## DATA SECTION
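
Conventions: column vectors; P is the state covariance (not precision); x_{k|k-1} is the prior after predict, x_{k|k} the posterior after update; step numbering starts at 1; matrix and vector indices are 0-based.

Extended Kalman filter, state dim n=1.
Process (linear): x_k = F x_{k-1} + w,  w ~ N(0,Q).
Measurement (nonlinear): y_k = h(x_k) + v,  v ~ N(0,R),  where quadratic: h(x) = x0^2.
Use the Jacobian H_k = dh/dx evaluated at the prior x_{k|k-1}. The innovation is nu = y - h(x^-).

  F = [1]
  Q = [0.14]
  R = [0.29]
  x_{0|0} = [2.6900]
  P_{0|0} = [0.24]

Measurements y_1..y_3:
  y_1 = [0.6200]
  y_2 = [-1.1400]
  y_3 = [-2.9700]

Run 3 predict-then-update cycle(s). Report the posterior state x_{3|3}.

x_post = [-0.6673]

step 1: x^-=[2.6900]  P^-=[0.3800]  H_jac=[5.3800]  S=[11.2889]  K=[0.1811]  nu=[-6.6161]  x^+=[1.4918]  P^+=[0.0098]
step 2: x^-=[1.4918]  P^-=[0.1498]  H_jac=[2.9837]  S=[1.6232]  K=[0.2753]  nu=[-3.3656]  x^+=[0.5654]  P^+=[0.0268]
step 3: x^-=[0.5654]  P^-=[0.1668]  H_jac=[1.1307]  S=[0.5032]  K=[0.3747]  nu=[-3.2896]  x^+=[-0.6673]  P^+=[0.0961]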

## DESCRIPTION OF THE TASK
For every line above that holds the word "prior", report the whole line.

## FINISHED TASK
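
Conventions: column vectors; P is the state covariance (not precision); x_{k|k-1} is the prior after predict, x_{k|k} the posterior after update; step numbering starts at 1; matrix and vector indices are 0-based.
Use the Jacobian H_k = dh/dx evaluated at the prior x_{k|k-1}. The innovation is nu = y - h(x^-).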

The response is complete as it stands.